- Exercise prompt
Write out every entry exactly as it appears.
____________________
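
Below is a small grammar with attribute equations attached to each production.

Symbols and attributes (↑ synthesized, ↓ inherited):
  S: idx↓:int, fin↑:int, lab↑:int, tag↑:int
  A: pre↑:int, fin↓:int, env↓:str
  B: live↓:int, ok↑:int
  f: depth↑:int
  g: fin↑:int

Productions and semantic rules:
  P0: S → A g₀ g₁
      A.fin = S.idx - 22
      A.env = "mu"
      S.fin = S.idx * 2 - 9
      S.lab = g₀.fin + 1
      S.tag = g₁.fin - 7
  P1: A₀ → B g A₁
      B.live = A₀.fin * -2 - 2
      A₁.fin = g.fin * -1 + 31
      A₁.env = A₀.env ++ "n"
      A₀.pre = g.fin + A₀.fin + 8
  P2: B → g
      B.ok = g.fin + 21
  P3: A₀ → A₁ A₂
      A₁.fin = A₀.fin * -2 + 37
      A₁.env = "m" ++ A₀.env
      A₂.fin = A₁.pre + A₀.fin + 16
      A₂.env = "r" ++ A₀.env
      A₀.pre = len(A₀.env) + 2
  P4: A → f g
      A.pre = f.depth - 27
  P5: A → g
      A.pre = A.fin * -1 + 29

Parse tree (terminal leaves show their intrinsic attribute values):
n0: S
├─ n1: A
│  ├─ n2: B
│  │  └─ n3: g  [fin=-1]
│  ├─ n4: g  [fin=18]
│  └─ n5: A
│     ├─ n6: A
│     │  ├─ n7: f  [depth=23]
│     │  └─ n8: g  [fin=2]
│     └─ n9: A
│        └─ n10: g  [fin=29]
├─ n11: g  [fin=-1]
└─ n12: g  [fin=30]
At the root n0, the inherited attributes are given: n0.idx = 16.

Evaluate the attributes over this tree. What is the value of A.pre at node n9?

4

1. n0.idx = 16  [given at root]
2. n1.fin = -6  [S.idx - 22]
3. n1.env = "mu"  ["mu"]
4. n2.live = 10  [A₀.fin * -2 - 2]
5. n3.fin = -1  [terminal]
6. n2.ok = 20  [g.fin + 21]
7. n4.fin = 18  [terminal]
8. n5.fin = 13  [g.fin * -1 + 31]
9. n5.env = "mun"  [A₀.env ++ "n"]
10. n6.fin = 11  [A₀.fin * -2 + 37]
11. n6.env = "mmun"  ["m" ++ A₀.env]
12. n7.depth = 23  [terminal]
13. n8.fin = 2  [terminal]
14. n6.pre = -4  [f.depth - 27]
15. n9.fin = 25  [A₁.pre + A₀.fin + 16]
16. n9.env = "rmun"  ["r" ++ A₀.env]
17. n10.fin = 29  [terminal]
18. n9.pre = 4  [A.fin * -1 + 29]
19. n5.pre = 5  [len(A₀.env) + 2]
20. n1.pre = 20  [g.fin + A₀.fin + 8]
21. n11.fin = -1  [terminal]
22. n12.fin = 30  [terminal]
23. n0.fin = 23  [S.idx * 2 - 9]
24. n0.lab = 0  [g₀.fin + 1]
25. n0.tag = 23  [g₁.fin - 7]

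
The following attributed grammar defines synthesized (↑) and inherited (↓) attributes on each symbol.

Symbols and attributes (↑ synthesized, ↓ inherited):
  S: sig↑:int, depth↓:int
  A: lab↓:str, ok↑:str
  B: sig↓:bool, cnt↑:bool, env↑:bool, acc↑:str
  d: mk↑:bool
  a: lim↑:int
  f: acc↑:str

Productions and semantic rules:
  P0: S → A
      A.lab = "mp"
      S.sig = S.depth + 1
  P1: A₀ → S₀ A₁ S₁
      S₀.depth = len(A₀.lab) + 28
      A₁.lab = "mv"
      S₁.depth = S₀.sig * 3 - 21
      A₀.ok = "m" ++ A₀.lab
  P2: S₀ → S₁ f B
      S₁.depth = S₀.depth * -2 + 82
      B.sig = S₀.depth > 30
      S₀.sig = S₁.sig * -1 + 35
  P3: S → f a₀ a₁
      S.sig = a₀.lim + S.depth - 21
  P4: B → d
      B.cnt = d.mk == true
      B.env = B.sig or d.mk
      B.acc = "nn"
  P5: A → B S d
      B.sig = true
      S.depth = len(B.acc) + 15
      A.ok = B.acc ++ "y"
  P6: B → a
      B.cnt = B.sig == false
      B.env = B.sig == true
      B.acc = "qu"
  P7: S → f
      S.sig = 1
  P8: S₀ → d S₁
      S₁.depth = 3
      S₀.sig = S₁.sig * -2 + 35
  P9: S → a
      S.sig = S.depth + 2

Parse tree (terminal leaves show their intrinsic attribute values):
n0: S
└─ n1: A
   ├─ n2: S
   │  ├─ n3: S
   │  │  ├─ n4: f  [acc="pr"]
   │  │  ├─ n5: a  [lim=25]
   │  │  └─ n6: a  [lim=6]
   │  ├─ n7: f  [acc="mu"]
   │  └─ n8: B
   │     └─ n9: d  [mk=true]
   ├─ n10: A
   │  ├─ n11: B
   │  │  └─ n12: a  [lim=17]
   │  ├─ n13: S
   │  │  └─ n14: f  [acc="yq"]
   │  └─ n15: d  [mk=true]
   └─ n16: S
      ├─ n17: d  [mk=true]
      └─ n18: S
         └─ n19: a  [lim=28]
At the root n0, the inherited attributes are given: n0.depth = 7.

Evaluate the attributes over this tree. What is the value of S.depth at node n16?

1. n0.depth = 7  [given at root]
2. n1.lab = "mp"  ["mp"]
3. n2.depth = 30  [len(A₀.lab) + 28]
4. n3.depth = 22  [S₀.depth * -2 + 82]
5. n4.acc = "pr"  [terminal]
6. n5.lim = 25  [terminal]
7. n6.lim = 6  [terminal]
8. n3.sig = 26  [a₀.lim + S.depth - 21]
9. n7.acc = "mu"  [terminal]
10. n8.sig = false  [S₀.depth > 30]
11. n9.mk = true  [terminal]
12. n8.cnt = true  [d.mk == true]
13. n8.env = true  [B.sig or d.mk]
14. n8.acc = "nn"  ["nn"]
15. n2.sig = 9  [S₁.sig * -1 + 35]
16. n10.lab = "mv"  ["mv"]
17. n11.sig = true  [true]
18. n12.lim = 17  [terminal]
19. n11.cnt = false  [B.sig == false]
20. n11.env = true  [B.sig == true]
21. n11.acc = "qu"  ["qu"]
22. n13.depth = 17  [len(B.acc) + 15]
23. n14.acc = "yq"  [terminal]
24. n13.sig = 1  [1]
25. n15.mk = true  [terminal]
26. n10.ok = "quy"  [B.acc ++ "y"]
27. n16.depth = 6  [S₀.sig * 3 - 21]
28. n17.mk = true  [terminal]
29. n18.depth = 3  [3]
30. n19.lim = 28  [terminal]
31. n18.sig = 5  [S.depth + 2]
32. n16.sig = 25  [S₁.sig * -2 + 35]
33. n1.ok = "mmp"  ["m" ++ A₀.lab]
34. n0.sig = 8  [S.depth + 1]

6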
____________________
- Result of the exercise
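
Below is a small grammar with attribute equations attached to each production.

Symbols and attributes (↑ synthesized, ↓ inherited):
  S: idx↓:int, fin↑:int, lab↑:int, tag↑:int
  A: pre↑:int, fin↓:int, env↓:str
  B: live↓:int, ok↑:int
  f: depth↑:int
  g: fin↑:int

Productions and semantic rules:
  P0: S → A g₀ g₁
      A.fin = S.idx - 22
      A.env = "mu"
      S.fin = S.idx * 2 - 9
      S.lab = g₀.fin + 1
      S.tag = g₁.fin - 7
  P1: A₀ → B g A₁
      B.live = A₀.fin * -2 - 2
      A₁.fin = g.fin * -1 + 31
      A₁.env = A₀.env ++ "n"
      A₀.pre = g.fin + A₀.fin + 8
  P2: B → g
      B.ok = g.fin + 21
  P3: A₀ → A₁ A₂
      A₁.fin = A₀.fin * -2 + 37
      A₁.env = "m" ++ A₀.env
      A₂.fin = A₁.pre + A₀.fin + 16
      A₂.env = "r" ++ A₀.env
      A₀.pre = len(A₀.env) + 2
  P4: A → f g
      A.pre = f.depth - 27
  P5: A → g
      A.pre = A.fin * -1 + 29

Parse tree (terminal leaves show their intrinsic attribute values):
n0: S
├─ n1: A
│  ├─ n2: B
│  │  └─ n3: g  [fin=-1]
│  ├─ n4: g  [fin=18]
│  └─ n5: A
│     ├─ n6: A
│     │  ├─ n7: f  [depth=23]
│     │  └─ n8: g  [fin=2]
│     └─ n9: A
│        └─ n10: g  [fin=29]
├─ n11: g  [fin=-1]
└─ n12: g  [fin=30]
At the root n0, the inherited attributes are given: n0.idx = 16.

Evaluate the attributes over this tree. What is the value of A.pre at node n9?

4

1. n0.idx = 16  [given at root]
2. n1.fin = -6  [S.idx - 22]
3. n1.env = "mu"  ["mu"]
4. n2.live = 10  [A₀.fin * -2 - 2]
5. n3.fin = -1  [terminal]
6. n2.ok = 20  [g.fin + 21]
7. n4.fin = 18  [terminal]
8. n5.fin = 13  [g.fin * -1 + 31]
9. n5.env = "mun"  [A₀.env ++ "n"]
10. n6.fin = 11  [A₀.fin * -2 + 37]
11. n6.env = "mmun"  ["m" ++ A₀.env]
12. n7.depth = 23  [terminal]
13. n8.fin = 2  [terminal]
14. n6.pre = -4  [f.depth - 27]
15. n9.fin = 25  [A₁.pre + A₀.fin + 16]
16. n9.env = "rmun"  ["r" ++ A₀.env]
17. n10.fin = 29  [terminal]
18. n9.pre = 4  [A.fin * -1 + 29]
19. n5.pre = 5  [len(A₀.env) + 2]
20. n1.pre = 20  [g.fin + A₀.fin + 8]
21. n11.fin = -1  [terminal]
22. n12.fin = 30  [terminal]
23. n0.fin = 23  [S.idx * 2 - 9]
24. n0.lab = 0  [g₀.fin + 1]
25. n0.tag = 23  [g₁.fin - 7]

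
The following attributed grammar defines synthesized (↑) and inherited (↓) attributes on each symbol.

Symbols and attributes (↑ synthesized, ↓ inherited):
  S: sig↑:int, depth↓:int
  A: lab↓:str, ok↑:str
  B: sig↓:bool, cnt↑:bool, env↑:bool, acc↑:str
  d: mk↑:bool
  a: lim↑:int
  f: acc↑:str

Productions and semantic rules:
  P0: S → A
      A.lab = "mp"
      S.sig = S.depth + 1
  P1: A₀ → S₀ A₁ S₁
      S₀.depth = len(A₀.lab) + 28
      A₁.lab = "mv"
      S₁.depth = S₀.sig * 3 - 21
      A₀.ok = "m" ++ A₀.lab
  P2: S₀ → S₁ f B
      S₁.depth = S₀.depth * -2 + 82
      B.sig = S₀.depth > 30
      S₀.sig = S₁.sig * -1 + 35
  P3: S → f a₀ a₁
      S.sig = a₀.lim + S.depth - 21
  P4: B → d
      B.cnt = d.mk == true
      B.env = B.sig or d.mk
      B.acc = "nn"
  P5: A → B S d
      B.sig = true
      S.depth = len(B.acc) + 15
      A.ok = B.acc ++ "y"
  P6: B → a
      B.cnt = B.sig == false
      B.env = B.sig == true
      B.acc = "qu"
  P7: S → f
      S.sig = 1
  P8: S₀ → d S₁
      S₁.depth = 3
      S₀.sig = S₁.sig * -2 + 35
  P9: S → a
      S.sig = S.depth + 2

Parse tree (terminal leaves show their intrinsic attribute values):
n0: S
└─ n1: A
   ├─ n2: S
   │  ├─ n3: S
   │  │  ├─ n4: f  [acc="pr"]
   │  │  ├─ n5: a  [lim=25]
   │  │  └─ n6: a  [lim=6]
   │  ├─ n7: f  [acc="mu"]
   │  └─ n8: B
   │     └─ n9: d  [mk=true]
   ├─ n10: A
   │  ├─ n11: B
   │  │  └─ n12: a  [lim=17]
   │  ├─ n13: S
   │  │  └─ n14: f  [acc="yq"]
   │  └─ n15: d  [mk=true]
   └─ n16: S
      ├─ n17: d  [mk=true]
      └─ n18: S
         └─ n19: a  [lim=28]
At the root n0, the inherited attributes are given: n0.depth = 7.

Evaluate the attributes over this tree. What is the value of S.depth at node n16?

1. n0.depth = 7  [given at root]
2. n1.lab = "mp"  ["mp"]
3. n2.depth = 30  [len(A₀.lab) + 28]
4. n3.depth = 22  [S₀.depth * -2 + 82]
5. n4.acc = "pr"  [terminal]
6. n5.lim = 25  [terminal]
7. n6.lim = 6  [terminal]
8. n3.sig = 26  [a₀.lim + S.depth - 21]
9. n7.acc = "mu"  [terminal]
10. n8.sig = false  [S₀.depth > 30]
11. n9.mk = true  [terminal]
12. n8.cnt = true  [d.mk == true]
13. n8.env = true  [B.sig or d.mk]
14. n8.acc = "nn"  ["nn"]
15. n2.sig = 9  [S₁.sig * -1 + 35]
16. n10.lab = "mv"  ["mv"]
17. n11.sig = true  [true]
18. n12.lim = 17  [terminal]
19. n11.cnt = false  [B.sig == false]
20. n11.env = true  [B.sig == true]
21. n11.acc = "qu"  ["qu"]
22. n13.depth = 17  [len(B.acc) + 15]
23. n14.acc = "yq"  [terminal]
24. n13.sig = 1  [1]
25. n15.mk = true  [terminal]
26. n10.ok = "quy"  [B.acc ++ "y"]
27. n16.depth = 6  [S₀.sig * 3 - 21]
28. n17.mk = true  [terminal]
29. n18.depth = 3  [3]
30. n19.lim = 28  [terminal]
31. n18.sig = 5  [S.depth + 2]
32. n16.sig = 25  [S₁.sig * -2 + 35]
33. n1.ok = "mmp"  ["m" ++ A₀.lab]
34. n0.sig = 8  [S.depth + 1]

6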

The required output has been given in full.